Excerpted records:

-----

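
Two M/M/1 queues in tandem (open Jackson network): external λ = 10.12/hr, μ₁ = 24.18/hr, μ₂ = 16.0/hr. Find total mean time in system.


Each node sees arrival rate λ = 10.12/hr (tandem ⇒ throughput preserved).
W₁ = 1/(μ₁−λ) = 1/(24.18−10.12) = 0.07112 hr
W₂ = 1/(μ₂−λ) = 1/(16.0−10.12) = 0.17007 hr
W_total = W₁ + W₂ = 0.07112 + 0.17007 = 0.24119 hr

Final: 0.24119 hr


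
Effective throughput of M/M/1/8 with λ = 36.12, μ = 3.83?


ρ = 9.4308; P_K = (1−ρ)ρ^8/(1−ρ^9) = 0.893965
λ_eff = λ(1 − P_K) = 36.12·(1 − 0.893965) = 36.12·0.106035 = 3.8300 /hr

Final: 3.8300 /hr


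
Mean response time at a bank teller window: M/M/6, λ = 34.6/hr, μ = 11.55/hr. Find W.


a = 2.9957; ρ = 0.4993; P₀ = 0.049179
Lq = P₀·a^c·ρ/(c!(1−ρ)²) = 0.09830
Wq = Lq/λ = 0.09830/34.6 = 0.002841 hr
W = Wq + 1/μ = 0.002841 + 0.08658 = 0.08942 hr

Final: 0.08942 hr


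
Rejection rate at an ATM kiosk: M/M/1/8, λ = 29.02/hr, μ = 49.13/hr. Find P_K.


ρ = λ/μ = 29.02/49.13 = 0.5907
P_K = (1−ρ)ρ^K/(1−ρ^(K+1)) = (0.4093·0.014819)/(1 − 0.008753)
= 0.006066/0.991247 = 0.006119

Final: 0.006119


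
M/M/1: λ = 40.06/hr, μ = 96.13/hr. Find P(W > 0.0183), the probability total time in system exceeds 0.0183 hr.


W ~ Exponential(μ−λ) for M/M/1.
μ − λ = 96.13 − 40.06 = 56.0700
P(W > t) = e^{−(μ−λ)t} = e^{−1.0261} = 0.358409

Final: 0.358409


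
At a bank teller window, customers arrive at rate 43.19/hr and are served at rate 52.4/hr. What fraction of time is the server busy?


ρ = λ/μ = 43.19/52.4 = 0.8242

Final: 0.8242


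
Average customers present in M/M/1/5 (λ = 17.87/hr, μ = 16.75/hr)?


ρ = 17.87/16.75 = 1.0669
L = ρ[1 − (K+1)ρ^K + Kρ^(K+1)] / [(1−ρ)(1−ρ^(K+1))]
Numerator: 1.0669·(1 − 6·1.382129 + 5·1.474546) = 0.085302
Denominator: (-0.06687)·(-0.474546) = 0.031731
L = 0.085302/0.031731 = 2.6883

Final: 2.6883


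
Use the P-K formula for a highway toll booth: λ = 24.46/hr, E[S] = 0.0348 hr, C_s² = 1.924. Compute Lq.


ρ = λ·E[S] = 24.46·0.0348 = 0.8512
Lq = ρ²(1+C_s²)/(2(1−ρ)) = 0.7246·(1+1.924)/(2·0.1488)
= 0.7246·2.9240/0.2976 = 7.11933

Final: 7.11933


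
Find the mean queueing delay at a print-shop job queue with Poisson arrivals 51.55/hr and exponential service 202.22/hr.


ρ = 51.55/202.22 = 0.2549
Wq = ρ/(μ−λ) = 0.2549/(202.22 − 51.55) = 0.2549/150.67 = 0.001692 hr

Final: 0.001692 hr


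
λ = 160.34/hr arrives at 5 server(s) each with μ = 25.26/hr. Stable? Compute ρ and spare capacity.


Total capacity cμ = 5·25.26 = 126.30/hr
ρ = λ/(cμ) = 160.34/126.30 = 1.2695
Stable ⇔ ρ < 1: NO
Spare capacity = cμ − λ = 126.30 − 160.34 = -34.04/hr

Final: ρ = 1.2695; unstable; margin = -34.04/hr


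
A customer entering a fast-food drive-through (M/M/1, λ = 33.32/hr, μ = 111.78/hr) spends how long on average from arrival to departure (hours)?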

-----

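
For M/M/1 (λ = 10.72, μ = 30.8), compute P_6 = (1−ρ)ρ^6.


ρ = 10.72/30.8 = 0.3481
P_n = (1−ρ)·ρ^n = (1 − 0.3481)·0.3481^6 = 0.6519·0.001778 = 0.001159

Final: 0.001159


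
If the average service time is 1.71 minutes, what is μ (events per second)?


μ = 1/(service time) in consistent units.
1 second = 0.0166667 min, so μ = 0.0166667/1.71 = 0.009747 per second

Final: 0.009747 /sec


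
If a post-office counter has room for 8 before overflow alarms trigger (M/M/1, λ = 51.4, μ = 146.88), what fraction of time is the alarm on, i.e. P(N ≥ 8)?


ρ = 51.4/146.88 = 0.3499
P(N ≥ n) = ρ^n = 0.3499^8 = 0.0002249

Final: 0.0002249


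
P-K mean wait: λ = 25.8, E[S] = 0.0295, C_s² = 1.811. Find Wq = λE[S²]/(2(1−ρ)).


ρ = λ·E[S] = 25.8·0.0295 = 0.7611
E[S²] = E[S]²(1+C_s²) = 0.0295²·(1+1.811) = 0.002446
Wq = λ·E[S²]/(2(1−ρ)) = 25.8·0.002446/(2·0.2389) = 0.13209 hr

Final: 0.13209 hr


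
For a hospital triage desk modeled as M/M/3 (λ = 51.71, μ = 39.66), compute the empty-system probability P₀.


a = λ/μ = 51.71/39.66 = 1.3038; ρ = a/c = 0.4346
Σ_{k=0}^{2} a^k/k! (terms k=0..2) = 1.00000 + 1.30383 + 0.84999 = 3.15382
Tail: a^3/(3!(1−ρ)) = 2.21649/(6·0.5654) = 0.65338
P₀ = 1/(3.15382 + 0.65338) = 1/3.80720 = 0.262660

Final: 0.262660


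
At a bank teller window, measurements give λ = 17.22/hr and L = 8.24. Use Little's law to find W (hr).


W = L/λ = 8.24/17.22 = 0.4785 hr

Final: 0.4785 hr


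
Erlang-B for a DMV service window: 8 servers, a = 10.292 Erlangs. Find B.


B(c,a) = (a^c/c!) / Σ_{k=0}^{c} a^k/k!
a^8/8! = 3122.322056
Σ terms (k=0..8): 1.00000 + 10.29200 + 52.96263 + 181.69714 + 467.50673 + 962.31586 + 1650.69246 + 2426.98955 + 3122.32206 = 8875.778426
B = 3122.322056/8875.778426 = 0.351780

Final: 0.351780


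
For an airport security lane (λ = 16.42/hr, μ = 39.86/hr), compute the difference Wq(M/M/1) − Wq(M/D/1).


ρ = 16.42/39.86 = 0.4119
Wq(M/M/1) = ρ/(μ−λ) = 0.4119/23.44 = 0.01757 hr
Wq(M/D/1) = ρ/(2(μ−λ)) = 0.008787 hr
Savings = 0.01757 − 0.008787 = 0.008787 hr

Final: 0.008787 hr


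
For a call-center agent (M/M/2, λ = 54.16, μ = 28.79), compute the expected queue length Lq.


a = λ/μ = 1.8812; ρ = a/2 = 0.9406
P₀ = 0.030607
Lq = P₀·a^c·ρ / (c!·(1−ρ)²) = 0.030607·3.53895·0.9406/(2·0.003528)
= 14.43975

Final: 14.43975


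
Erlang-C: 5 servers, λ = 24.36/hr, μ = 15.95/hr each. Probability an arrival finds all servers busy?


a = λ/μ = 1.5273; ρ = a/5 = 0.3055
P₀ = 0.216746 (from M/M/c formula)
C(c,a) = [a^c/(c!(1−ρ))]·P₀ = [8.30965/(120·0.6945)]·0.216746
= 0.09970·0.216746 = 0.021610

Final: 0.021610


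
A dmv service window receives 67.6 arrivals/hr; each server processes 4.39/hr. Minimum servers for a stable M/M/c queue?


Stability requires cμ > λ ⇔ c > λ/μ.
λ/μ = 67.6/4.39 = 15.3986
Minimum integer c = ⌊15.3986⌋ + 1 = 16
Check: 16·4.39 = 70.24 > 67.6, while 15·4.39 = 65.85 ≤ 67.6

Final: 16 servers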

-----

Your assignment:
Please make an exact copy of the lines above from the line with "λ = 160.34/hr" through the line with "A customer entering", both ends included.

Your solution:
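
λ = 160.34/hr arrives at 5 server(s) each with μ = 25.26/hr. Stable? Compute ρ and spare capacity.


Total capacity cμ = 5·25.26 = 126.30/hr
ρ = λ/(cμ) = 160.34/126.30 = 1.2695
Stable ⇔ ρ < 1: NO
Spare capacity = cμ − λ = 126.30 − 160.34 = -34.04/hr

Final: ρ = 1.2695; unstable; margin = -34.04/hr


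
A customer entering a fast-food drive-through (M/M/1, λ = 33.32/hr, μ = 111.78/hr) spends how long on average from arrival to departure (hours)?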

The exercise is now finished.